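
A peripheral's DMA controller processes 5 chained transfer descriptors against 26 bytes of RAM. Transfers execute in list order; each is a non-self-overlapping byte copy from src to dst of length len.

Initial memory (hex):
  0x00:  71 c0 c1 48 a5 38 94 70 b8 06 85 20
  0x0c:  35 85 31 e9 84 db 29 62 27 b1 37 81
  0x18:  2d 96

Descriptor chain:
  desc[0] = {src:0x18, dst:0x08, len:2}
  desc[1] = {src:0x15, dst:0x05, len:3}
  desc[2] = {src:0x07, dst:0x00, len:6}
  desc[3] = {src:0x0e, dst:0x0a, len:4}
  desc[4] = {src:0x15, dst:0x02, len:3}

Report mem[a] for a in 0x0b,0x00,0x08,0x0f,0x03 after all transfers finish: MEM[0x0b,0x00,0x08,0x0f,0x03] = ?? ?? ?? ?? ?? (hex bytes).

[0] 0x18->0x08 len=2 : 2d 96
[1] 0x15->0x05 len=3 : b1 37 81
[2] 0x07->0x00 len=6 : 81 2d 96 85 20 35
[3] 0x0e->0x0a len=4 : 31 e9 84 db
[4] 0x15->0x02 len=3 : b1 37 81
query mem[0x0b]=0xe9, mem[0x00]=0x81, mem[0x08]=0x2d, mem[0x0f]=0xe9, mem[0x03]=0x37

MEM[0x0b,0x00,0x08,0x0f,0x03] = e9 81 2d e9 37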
━━━━━━
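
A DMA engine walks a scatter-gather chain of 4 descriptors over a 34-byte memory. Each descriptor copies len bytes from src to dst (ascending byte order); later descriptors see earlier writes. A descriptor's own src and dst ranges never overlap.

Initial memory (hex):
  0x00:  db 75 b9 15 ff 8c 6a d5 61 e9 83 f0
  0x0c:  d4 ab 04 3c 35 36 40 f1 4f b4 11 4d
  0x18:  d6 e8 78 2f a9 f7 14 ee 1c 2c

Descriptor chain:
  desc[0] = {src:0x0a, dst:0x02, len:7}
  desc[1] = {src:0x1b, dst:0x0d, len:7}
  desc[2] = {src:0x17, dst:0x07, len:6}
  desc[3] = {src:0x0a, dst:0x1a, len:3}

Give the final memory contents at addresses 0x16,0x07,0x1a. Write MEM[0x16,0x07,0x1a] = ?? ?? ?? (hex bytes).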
━━━━━━
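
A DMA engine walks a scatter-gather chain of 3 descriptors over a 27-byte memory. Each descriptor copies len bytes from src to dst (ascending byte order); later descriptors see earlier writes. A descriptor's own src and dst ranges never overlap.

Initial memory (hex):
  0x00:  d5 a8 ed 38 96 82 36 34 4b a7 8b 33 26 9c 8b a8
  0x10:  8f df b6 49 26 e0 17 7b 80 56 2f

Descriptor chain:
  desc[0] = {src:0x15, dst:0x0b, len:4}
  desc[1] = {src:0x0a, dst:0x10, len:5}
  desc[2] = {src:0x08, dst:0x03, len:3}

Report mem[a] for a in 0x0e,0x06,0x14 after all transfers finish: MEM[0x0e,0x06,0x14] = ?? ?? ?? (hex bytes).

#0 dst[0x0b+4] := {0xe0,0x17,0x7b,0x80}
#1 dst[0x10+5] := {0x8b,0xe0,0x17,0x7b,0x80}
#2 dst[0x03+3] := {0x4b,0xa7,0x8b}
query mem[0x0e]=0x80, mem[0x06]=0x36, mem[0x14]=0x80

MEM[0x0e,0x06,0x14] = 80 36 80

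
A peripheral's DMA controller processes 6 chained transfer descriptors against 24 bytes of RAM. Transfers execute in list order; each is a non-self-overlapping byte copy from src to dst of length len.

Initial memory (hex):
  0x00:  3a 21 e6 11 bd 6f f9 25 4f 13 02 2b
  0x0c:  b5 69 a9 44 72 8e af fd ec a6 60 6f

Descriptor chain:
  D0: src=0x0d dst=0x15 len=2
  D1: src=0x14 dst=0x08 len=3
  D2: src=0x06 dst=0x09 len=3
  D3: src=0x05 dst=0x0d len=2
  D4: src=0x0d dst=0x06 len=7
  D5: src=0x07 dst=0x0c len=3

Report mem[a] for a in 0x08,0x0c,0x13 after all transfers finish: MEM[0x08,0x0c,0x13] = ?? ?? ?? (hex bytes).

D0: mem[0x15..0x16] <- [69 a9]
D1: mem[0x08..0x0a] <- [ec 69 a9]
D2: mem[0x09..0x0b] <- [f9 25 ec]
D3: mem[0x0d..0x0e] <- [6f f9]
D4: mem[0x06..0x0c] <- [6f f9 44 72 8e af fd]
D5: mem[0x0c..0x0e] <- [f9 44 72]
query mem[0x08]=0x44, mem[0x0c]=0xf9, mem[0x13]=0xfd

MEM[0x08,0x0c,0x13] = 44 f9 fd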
━━━━━━
HOW TO COMPLETE THIS TASK
Scan the records for the word "peripheral", and copy each line where it is found.

ANSWER SPACE
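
A peripheral's DMA controller processes 5 chained transfer descriptors against 26 bytes of RAM. Transfers execute in list order; each is a non-self-overlapping byte copy from src to dst of length len.
A peripheral's DMA controller processes 6 chained transfer descriptors against 24 bytes of RAM. Transfers execute in list order; each is a non-self-overlapping byte copy from src to dst of length len.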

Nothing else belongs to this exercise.